__Work required__
Starting at the line that contains "Find #E(F_17)." and stopping after the last line, set down the listing exactly as it is. Add nothing.

##### Entries shown #####

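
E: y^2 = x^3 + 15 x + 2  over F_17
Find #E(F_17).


For each x in F_17, count y with y^2 = x^3 + 15 x + 2 mod 17:
  x = 0: RHS = 2, y in [6, 11]  -> 2 point(s)
  x = 1: RHS = 1, y in [1, 16]  -> 2 point(s)
  x = 5: RHS = 15, y in [7, 10]  -> 2 point(s)
  x = 6: RHS = 2, y in [6, 11]  -> 2 point(s)
  x = 7: RHS = 8, y in [5, 12]  -> 2 point(s)
  x = 9: RHS = 16, y in [4, 13]  -> 2 point(s)
  x = 10: RHS = 13, y in [8, 9]  -> 2 point(s)
  x = 11: RHS = 2, y in [6, 11]  -> 2 point(s)
  x = 14: RHS = 15, y in [7, 10]  -> 2 point(s)
  x = 15: RHS = 15, y in [7, 10]  -> 2 point(s)
Affine points: 20. Add the point at infinity: total = 21.

#E(F_17) = 21


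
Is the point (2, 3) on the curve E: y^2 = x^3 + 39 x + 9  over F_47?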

#####

__Answer for the task__
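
Find #E(F_17).


For each x in F_17, count y with y^2 = x^3 + 15 x + 2 mod 17:
  x = 0: RHS = 2, y in [6, 11]  -> 2 point(s)
  x = 1: RHS = 1, y in [1, 16]  -> 2 point(s)
  x = 5: RHS = 15, y in [7, 10]  -> 2 point(s)
  x = 6: RHS = 2, y in [6, 11]  -> 2 point(s)
  x = 7: RHS = 8, y in [5, 12]  -> 2 point(s)
  x = 9: RHS = 16, y in [4, 13]  -> 2 point(s)
  x = 10: RHS = 13, y in [8, 9]  -> 2 point(s)
  x = 11: RHS = 2, y in [6, 11]  -> 2 point(s)
  x = 14: RHS = 15, y in [7, 10]  -> 2 point(s)
  x = 15: RHS = 15, y in [7, 10]  -> 2 point(s)
Affine points: 20. Add the point at infinity: total = 21.

#E(F_17) = 21


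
Is the point (2, 3) on the curve E: y^2 = x^3 + 39 x + 9  over F_47?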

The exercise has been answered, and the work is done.